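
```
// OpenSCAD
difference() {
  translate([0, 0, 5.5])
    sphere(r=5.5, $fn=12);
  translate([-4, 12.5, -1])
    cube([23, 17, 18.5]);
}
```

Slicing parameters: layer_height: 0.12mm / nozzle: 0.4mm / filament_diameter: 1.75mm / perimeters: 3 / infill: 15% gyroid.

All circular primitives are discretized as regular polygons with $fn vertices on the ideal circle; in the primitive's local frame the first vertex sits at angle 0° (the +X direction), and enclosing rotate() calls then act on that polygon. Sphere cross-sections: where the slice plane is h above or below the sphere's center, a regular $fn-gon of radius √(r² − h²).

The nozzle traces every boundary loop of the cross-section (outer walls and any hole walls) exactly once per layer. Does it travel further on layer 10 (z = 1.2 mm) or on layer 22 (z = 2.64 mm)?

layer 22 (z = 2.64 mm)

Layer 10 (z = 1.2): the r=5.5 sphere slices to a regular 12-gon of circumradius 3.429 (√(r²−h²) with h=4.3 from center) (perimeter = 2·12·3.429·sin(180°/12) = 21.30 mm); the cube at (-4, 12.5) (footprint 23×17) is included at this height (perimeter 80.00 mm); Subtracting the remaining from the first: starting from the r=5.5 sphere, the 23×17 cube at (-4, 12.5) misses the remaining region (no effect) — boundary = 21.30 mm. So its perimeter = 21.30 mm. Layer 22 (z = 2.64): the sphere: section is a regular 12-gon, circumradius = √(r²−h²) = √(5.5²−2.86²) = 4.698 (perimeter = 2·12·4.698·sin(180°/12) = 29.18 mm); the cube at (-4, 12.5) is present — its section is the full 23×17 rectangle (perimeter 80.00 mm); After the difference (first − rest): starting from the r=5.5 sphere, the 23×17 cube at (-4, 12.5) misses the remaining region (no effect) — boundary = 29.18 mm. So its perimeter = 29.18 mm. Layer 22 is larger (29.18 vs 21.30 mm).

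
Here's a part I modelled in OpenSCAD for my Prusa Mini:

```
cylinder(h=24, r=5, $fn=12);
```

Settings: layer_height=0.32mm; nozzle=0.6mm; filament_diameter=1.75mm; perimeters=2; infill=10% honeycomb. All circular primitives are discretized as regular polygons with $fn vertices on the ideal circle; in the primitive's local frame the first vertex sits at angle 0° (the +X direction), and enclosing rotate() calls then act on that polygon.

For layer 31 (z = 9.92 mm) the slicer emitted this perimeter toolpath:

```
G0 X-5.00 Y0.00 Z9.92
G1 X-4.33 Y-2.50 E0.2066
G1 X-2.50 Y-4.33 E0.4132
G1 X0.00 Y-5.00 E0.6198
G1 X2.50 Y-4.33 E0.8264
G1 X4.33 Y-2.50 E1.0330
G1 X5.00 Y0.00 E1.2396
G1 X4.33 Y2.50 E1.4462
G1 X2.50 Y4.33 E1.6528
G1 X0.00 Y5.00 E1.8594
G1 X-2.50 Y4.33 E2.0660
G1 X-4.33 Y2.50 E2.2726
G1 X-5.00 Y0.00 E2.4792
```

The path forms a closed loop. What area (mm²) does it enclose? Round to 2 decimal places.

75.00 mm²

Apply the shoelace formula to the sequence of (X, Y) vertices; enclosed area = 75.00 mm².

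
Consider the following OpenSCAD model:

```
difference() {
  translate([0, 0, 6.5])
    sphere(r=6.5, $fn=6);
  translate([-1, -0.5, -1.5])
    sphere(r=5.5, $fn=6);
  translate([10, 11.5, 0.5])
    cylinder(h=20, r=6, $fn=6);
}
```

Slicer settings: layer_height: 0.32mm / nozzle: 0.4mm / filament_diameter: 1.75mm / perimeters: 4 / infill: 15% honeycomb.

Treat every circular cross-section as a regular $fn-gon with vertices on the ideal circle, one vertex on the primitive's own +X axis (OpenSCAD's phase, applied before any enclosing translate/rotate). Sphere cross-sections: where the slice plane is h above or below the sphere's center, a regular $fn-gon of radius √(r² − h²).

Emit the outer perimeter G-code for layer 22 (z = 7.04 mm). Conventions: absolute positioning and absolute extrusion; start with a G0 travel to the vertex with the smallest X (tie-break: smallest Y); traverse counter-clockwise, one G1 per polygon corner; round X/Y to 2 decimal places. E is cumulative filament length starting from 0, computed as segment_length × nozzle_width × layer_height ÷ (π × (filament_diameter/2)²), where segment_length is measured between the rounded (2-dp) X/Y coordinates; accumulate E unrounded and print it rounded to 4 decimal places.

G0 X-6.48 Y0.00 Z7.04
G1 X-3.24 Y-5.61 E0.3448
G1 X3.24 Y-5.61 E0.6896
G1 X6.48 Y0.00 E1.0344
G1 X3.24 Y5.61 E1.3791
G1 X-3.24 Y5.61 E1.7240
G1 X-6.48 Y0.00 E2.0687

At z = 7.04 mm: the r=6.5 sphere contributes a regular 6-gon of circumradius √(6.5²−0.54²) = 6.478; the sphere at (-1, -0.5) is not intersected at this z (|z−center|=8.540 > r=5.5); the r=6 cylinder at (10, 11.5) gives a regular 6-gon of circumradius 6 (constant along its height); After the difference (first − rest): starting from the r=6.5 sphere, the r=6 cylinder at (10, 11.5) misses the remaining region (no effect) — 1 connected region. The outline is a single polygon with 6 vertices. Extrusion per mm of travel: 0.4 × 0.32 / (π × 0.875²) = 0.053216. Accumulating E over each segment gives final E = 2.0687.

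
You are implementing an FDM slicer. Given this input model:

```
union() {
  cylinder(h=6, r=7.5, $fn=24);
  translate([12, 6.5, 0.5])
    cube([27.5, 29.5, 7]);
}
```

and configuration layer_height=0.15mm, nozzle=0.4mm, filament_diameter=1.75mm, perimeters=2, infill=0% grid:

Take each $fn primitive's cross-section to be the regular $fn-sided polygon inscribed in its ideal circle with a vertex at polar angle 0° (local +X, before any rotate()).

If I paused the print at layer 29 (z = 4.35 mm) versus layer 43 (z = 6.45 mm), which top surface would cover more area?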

About this exercise
Lines containing the string "calls" above: how many are there? Answer with the number only.

Solution below
2